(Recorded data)

........

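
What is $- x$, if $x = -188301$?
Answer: $188301$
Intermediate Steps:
$- x = \left(-1\right) \left(-188301\right) = 188301$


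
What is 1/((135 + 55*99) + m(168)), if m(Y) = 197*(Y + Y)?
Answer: 1/71772 ≈ 1.3933e-5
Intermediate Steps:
m(Y) = 394*Y (m(Y) = 197*(2*Y) = 394*Y)
1/((135 + 55*99) + m(168)) = 1/((135 + 55*99) + 394*168) = 1/((135 + 5445) + 66192) = 1/(5580 + 66192) = 1/71772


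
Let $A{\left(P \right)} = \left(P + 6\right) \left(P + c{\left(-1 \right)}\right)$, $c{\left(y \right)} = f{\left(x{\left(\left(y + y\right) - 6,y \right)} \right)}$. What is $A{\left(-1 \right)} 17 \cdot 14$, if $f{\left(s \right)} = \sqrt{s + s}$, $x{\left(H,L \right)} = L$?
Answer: $-1190 + 1190 i \sqrt{2} \approx -1190.0 + 1682.9 i$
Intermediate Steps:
$f{\left(s \right)} = \sqrt{2} \sqrt{s}$ ($f{\left(s \right)} = \sqrt{2 s} = \sqrt{2} \sqrt{s}$)
$c{\left(y \right)} = \sqrt{2} \sqrt{y}$
$A{\left(P \right)} = \left(6 + P\right) \left(P + i \sqrt{2}\right)$ ($A{\left(P \right)} = \left(P + 6\right) \left(P + \sqrt{2} \sqrt{-1}\right) = \left(6 + P\right) \left(P + \sqrt{2} i\right) = \left(6 + P\right) \left(P + i \sqrt{2}\right)$)
$A{\left(-1 \right)} 17 \cdot 14 = \left(\left(-1\right)^{2} + 6 \left(-1\right) + 6 i \sqrt{2} + i \left(-1\right) \sqrt{2}\right) 17 \cdot 14 = \left(1 - 6 + 6 i \sqrt{2} - i \sqrt{2}\right) 17 \cdot 14 = \left(-5 + 5 i \sqrt{2}\right) 17 \cdot 14 = \left(-85 + 85 i \sqrt{2}\right) 14 = -1190 + 1190 i \sqrt{2}$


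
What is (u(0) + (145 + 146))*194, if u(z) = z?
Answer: 56454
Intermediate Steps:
(u(0) + (145 + 146))*194 = (0 + (145 + 146))*194 = (0 + 291)*194 = 291*194 = 56454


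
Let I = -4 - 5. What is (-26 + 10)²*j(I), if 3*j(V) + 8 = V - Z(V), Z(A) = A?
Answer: -2048/3 ≈ -682.67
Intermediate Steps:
I = -9
j(V) = -8/3 (j(V) = -8/3 + (V - V)/3 = -8/3 + (⅓)*0 = -8/3 + 0 = -8/3)
(-26 + 10)²*j(I) = (-26 + 10)²*(-8/3) = (-16)²*(-8/3) = 256*(-8/3) = -2048/3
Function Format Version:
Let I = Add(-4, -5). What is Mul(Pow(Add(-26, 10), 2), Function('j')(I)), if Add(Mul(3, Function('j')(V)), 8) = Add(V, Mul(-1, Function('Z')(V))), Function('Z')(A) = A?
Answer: Rational(-2048, 3) ≈ -682.67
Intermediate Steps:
I = -9
Function('j')(V) = Rational(-8, 3) (Function('j')(V) = Add(Rational(-8, 3), Mul(Rational(1, 3), Add(V, Mul(-1, V)))) = Add(Rational(-8, 3), Mul(Rational(1, 3), 0)) = Add(Rational(-8, 3), 0) = Rational(-8, 3))
Mul(Pow(Add(-26, 10), 2), Function('j')(I)) = Mul(Pow(Add(-26, 10), 2), Rational(-8, 3)) = Mul(Pow(-16, 2), Rational(-8, 3)) = Mul(256, Rational(-8, 3)) = Rational(-2048, 3)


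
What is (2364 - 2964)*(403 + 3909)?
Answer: -2587200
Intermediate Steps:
(2364 - 2964)*(403 + 3909) = -600*4312 = -2587200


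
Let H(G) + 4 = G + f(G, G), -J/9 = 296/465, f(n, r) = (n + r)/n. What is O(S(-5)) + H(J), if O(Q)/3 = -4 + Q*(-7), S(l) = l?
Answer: 13217/155 ≈ 85.271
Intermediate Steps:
O(Q) = -12 - 21*Q (O(Q) = 3*(-4 + Q*(-7)) = 3*(-4 - 7*Q) = -12 - 21*Q)
f(n, r) = (n + r)/n
J = -888/155 (J = -2664/465 = -9*296/465 = -888/155 ≈ -5.7290)
H(G) = -2 + G (H(G) = -4 + (G + (G + G)/G) = -4 + (G + (2*G)/G) = -4 + (G + 2) = -4 + (2 + G) = -2 + G)
O(S(-5)) + H(J) = (-12 - 21*(-5)) + (-2 - 888/155) = (-12 + 105) - 1198/155 = 93 - 1198/155 = 13217/155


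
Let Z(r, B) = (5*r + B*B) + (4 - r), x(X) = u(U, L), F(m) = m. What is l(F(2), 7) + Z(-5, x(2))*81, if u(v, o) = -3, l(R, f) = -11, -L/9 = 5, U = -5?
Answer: -578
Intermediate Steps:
L = -45 (L = -9*5 = -45)
x(X) = -3
Z(r, B) = 4 + B**2 + 4*r (Z(r, B) = (5*r + B**2) + (4 - r) = (B**2 + 5*r) + (4 - r) = 4 + B**2 + 4*r)
l(F(2), 7) + Z(-5, x(2))*81 = -11 + (4 + (-3)**2 + 4*(-5))*81 = -11 + (4 + 9 - 20)*81 = -11 - 7*81 = -11 - 567 = -578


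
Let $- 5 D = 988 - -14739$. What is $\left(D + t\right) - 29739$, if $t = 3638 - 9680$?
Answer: $- \frac{194632}{5} \approx -38926.0$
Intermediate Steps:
$D = - \frac{15727}{5}$ ($D = - \frac{988 - -14739}{5} = - \frac{988 + 14739}{5} = \left(- \frac{1}{5}\right) 15727 = - \frac{15727}{5} \approx -3145.4$)
$t = -6042$ ($t = 3638 - 9680 = -6042$)
$\left(D + t\right) - 29739 = \left(- \frac{15727}{5} - 6042\right) - 29739 = - \frac{45937}{5} - 29739 = - \frac{194632}{5}$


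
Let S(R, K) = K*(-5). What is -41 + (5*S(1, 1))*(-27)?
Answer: 634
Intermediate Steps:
S(R, K) = -5*K
-41 + (5*S(1, 1))*(-27) = -41 + (5*(-5*1))*(-27) = -41 + (5*(-5))*(-27) = -41 - 25*(-27) = -41 + 675 = 634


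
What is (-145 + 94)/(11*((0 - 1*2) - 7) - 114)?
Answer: 17/71 ≈ 0.23944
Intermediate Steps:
(-145 + 94)/(11*((0 - 1*2) - 7) - 114) = -51/(11*((0 - 2) - 7) - 114) = -51/(11*(-2 - 7) - 114) = -51/(11*(-9) - 114) = -51/(-99 - 114) = -51/(-213) = -51*(-1/213) = 17/71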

........

• **TASK BRIEF**
What you return should be exactly the lines above, starting at the one with "Answer: $188301$" and ending at the one with "Answer: 1/71772 ≈ 1.3933e-5", and nothing else.

• **OUTPUT**
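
Answer: $188301$
Intermediate Steps:
$- x = \left(-1\right) \left(-188301\right) = 188301$


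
What is 1/((135 + 55*99) + m(168)), if m(Y) = 197*(Y + Y)?
Answer: 1/71772 ≈ 1.3933e-5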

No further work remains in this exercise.